=== Data records ===
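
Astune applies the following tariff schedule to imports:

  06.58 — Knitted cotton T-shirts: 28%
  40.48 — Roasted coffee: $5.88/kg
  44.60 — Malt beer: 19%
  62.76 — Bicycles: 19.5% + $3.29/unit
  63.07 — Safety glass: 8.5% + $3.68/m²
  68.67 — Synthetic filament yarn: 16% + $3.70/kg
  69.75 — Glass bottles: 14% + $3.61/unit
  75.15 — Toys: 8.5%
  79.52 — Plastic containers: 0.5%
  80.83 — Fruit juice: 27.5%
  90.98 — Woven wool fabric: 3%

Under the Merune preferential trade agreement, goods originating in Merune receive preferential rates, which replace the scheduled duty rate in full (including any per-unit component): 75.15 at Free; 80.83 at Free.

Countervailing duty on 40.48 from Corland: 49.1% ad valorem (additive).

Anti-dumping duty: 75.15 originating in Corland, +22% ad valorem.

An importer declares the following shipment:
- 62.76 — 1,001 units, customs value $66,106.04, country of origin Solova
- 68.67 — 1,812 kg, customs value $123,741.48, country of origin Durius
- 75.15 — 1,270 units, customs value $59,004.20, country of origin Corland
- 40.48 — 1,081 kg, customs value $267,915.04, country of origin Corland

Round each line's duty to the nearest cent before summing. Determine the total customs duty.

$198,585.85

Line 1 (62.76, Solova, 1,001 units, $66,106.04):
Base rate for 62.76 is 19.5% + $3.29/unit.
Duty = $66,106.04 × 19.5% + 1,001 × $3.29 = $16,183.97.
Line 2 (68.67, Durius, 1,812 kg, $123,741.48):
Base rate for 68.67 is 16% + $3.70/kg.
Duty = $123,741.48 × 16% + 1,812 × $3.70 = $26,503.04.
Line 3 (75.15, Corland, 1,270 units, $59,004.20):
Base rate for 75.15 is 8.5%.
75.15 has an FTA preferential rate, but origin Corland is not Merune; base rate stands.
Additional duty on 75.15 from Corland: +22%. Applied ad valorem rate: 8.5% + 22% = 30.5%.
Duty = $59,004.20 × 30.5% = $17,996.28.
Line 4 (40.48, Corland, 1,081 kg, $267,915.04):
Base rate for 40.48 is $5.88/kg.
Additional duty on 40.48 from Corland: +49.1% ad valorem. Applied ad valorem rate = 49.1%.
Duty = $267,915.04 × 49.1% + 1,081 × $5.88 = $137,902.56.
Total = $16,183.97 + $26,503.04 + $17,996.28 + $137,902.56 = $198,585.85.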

=== Task ===
Go through the records above and return every line that holds the string "originating".

=== Answer to this exercise ===
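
Under the Merune preferential trade agreement, goods originating in Merune receive preferential rates, which replace the scheduled duty rate in full (including any per-unit component): 75.15 at Free; 80.83 at Free.
Anti-dumping duty: 75.15 originating in Corland, +22% ad valorem.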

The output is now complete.